Problem description: Which lines of the entries below run from the one holding "Rectangle A: rows" to the one holding "Rectangle C: rows", inclusive? Set down exactly those lines and no others.

Recorded data:
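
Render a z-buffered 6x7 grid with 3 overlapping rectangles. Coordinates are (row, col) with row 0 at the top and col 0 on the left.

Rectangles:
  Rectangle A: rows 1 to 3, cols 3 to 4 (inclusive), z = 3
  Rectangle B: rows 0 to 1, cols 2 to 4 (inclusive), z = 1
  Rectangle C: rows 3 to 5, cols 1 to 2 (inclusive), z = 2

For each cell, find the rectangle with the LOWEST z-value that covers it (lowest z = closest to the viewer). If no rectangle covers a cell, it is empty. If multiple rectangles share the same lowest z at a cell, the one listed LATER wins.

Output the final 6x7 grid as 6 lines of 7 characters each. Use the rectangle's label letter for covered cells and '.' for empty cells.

..BBB..
..BBB..
...AA..
.CCAA..
.CC....
.CC....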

Answer section:
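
  Rectangle A: rows 1 to 3, cols 3 to 4 (inclusive), z = 3
  Rectangle B: rows 0 to 1, cols 2 to 4 (inclusive), z = 1
  Rectangle C: rows 3 to 5, cols 1 to 2 (inclusive), z = 2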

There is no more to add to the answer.